## Collected data entries
%%

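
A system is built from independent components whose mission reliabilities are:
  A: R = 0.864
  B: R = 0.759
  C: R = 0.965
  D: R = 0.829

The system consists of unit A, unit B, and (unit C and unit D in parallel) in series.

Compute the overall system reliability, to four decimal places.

Parallel (C and D): 1 − (1 − 0.965000)(1 − 0.829000) = 0.994015
Series (A, B, and [0.994015]): 0.864000 × 0.759000 × 0.994015 = 0.6519

0.6519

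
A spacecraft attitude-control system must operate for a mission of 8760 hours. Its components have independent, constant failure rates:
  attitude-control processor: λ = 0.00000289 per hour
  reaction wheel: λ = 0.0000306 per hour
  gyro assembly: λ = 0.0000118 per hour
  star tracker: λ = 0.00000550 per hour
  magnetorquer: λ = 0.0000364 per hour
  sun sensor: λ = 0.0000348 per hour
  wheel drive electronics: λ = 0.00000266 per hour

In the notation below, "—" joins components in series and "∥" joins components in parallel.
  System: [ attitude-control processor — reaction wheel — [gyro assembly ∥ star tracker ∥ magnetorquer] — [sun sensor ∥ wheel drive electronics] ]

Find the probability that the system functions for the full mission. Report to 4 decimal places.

R(attitude-control processor) = exp(−0.00000289 × 8760) = 0.975001
R(reaction wheel) = exp(−0.0000306 × 8760) = 0.764865
R(gyro assembly) = exp(−0.0000118 × 8760) = 0.901795
R(star tracker) = exp(−0.00000550 × 8760) = 0.952962
R(magnetorquer) = exp(−0.0000364 × 8760) = 0.726974
R(sun sensor) = exp(−0.0000348 × 8760) = 0.737235
R(wheel drive electronics) = exp(−0.00000266 × 8760) = 0.976968
Parallel (gyro assembly, star tracker, and magnetorquer): 1 − (1 − 0.901795)(1 − 0.952962)(1 − 0.726974) = 0.998739
Parallel (sun sensor and wheel drive electronics): 1 − (1 − 0.737235)(1 − 0.976968) = 0.993948
Series (attitude-control processor, reaction wheel, [0.998739], and [0.993948]): 0.975001 × 0.764865 × 0.998739 × 0.993948 = 0.7403

0.7403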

%%

Copy the entries exactly as they appear.

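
A system is built from independent components whose mission reliabilities are:
  A: R = 0.864
  B: R = 0.759
  C: R = 0.965
  D: R = 0.829

The system consists of unit A, unit B, and (unit C and unit D in parallel) in series.

Compute the overall system reliability, to four decimal places.

Parallel (C and D): 1 − (1 − 0.965000)(1 − 0.829000) = 0.994015
Series (A, B, and [0.994015]): 0.864000 × 0.759000 × 0.994015 = 0.6519

0.6519

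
A spacecraft attitude-control system must operate for a mission of 8760 hours. Its components have independent, constant failure rates:
  attitude-control processor: λ = 0.00000289 per hour
  reaction wheel: λ = 0.0000306 per hour
  gyro assembly: λ = 0.0000118 per hour
  star tracker: λ = 0.00000550 per hour
  magnetorquer: λ = 0.0000364 per hour
  sun sensor: λ = 0.0000348 per hour
  wheel drive electronics: λ = 0.00000266 per hour

In the notation below, "—" joins components in series and "∥" joins components in parallel.
  System: [ attitude-control processor — reaction wheel — [gyro assembly ∥ star tracker ∥ magnetorquer] — [sun sensor ∥ wheel drive electronics] ]

Find the probability that the system functions for the full mission. Report to 4 decimal places.

R(attitude-control processor) = exp(−0.00000289 × 8760) = 0.975001
R(reaction wheel) = exp(−0.0000306 × 8760) = 0.764865
R(gyro assembly) = exp(−0.0000118 × 8760) = 0.901795
R(star tracker) = exp(−0.00000550 × 8760) = 0.952962
R(magnetorquer) = exp(−0.0000364 × 8760) = 0.726974
R(sun sensor) = exp(−0.0000348 × 8760) = 0.737235
R(wheel drive electronics) = exp(−0.00000266 × 8760) = 0.976968
Parallel (gyro assembly, star tracker, and magnetorquer): 1 − (1 − 0.901795)(1 − 0.952962)(1 − 0.726974) = 0.998739
Parallel (sun sensor and wheel drive electronics): 1 − (1 − 0.737235)(1 − 0.976968) = 0.993948
Series (attitude-control processor, reaction wheel, [0.998739], and [0.993948]): 0.975001 × 0.764865 × 0.998739 × 0.993948 = 0.7403

0.7403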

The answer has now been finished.